Dataset -
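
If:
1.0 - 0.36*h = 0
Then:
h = 2.78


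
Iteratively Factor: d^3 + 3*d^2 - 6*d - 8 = (d - 2)*(d^2 + 5*d + 4) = (d - 2)*(d + 4)*(d + 1)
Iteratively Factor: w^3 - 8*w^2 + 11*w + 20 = (w - 4)*(w^2 - 4*w - 5) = (w - 4)*(w + 1)*(w - 5)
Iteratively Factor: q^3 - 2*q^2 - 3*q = (q + 1)*(q^2 - 3*q) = q*(q + 1)*(q - 3)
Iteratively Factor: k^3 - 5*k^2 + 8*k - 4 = (k - 2)*(k^2 - 3*k + 2) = (k - 2)*(k - 1)*(k - 2)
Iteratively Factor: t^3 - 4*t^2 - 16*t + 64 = (t + 4)*(t^2 - 8*t + 16) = (t - 4)*(t + 4)*(t - 4)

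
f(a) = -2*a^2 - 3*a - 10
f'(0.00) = -3.00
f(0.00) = -10.00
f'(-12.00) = 45.00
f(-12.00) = -262.00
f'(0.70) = -5.80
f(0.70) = -13.08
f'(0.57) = -5.28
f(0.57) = -12.36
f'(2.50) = -13.00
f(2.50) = -30.00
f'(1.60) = -9.40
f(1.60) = -19.92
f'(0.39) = -4.56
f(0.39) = -11.47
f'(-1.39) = 2.56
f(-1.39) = -9.69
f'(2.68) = -13.72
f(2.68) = -32.40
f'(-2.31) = 6.24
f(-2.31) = -13.74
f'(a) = -4*a - 3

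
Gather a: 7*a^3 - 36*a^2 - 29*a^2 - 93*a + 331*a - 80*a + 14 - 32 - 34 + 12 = 7*a^3 - 65*a^2 + 158*a - 40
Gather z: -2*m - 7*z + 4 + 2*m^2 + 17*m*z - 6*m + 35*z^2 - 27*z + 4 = 2*m^2 - 8*m + 35*z^2 + z*(17*m - 34) + 8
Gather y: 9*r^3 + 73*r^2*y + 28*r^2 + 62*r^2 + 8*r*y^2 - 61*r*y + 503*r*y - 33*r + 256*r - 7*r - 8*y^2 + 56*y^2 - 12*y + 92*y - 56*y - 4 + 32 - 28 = 9*r^3 + 90*r^2 + 216*r + y^2*(8*r + 48) + y*(73*r^2 + 442*r + 24)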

Your assignment -
Show the lines where the word "Iteratively" appears in the entries.

Answer space -
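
Iteratively Factor: d^3 + 3*d^2 - 6*d - 8 = (d - 2)*(d^2 + 5*d + 4) = (d - 2)*(d + 4)*(d + 1)
Iteratively Factor: w^3 - 8*w^2 + 11*w + 20 = (w - 4)*(w^2 - 4*w - 5) = (w - 4)*(w + 1)*(w - 5)
Iteratively Factor: q^3 - 2*q^2 - 3*q = (q + 1)*(q^2 - 3*q) = q*(q + 1)*(q - 3)
Iteratively Factor: k^3 - 5*k^2 + 8*k - 4 = (k - 2)*(k^2 - 3*k + 2) = (k - 2)*(k - 1)*(k - 2)
Iteratively Factor: t^3 - 4*t^2 - 16*t + 64 = (t + 4)*(t^2 - 8*t + 16) = (t - 4)*(t + 4)*(t - 4)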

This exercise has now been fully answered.